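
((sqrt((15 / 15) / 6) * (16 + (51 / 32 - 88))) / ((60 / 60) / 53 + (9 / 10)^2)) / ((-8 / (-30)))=-14926125 * sqrt(6) / 281152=-130.04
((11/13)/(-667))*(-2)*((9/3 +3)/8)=33/17342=0.00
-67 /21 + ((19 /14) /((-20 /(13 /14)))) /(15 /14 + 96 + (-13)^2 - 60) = -7732541 /2423400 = -3.19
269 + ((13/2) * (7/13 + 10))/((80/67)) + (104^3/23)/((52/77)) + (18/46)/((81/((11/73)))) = 175883682749/2417760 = 72746.54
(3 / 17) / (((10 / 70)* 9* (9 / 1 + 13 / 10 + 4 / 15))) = 70 / 5389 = 0.01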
━━━━━━━━━━━━━━━━━━━━
Exercise
The stopping point is the line containing "-67 /21 + ((19". Reproduce exactly every line of the material from the first through that one.

Output for this task
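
((sqrt((15 / 15) / 6) * (16 + (51 / 32 - 88))) / ((60 / 60) / 53 + (9 / 10)^2)) / ((-8 / (-30)))=-14926125 * sqrt(6) / 281152=-130.04
((11/13)/(-667))*(-2)*((9/3 +3)/8)=33/17342=0.00
-67 /21 + ((19 /14) /((-20 /(13 /14)))) /(15 /14 + 96 + (-13)^2 - 60) = -7732541 /2423400 = -3.19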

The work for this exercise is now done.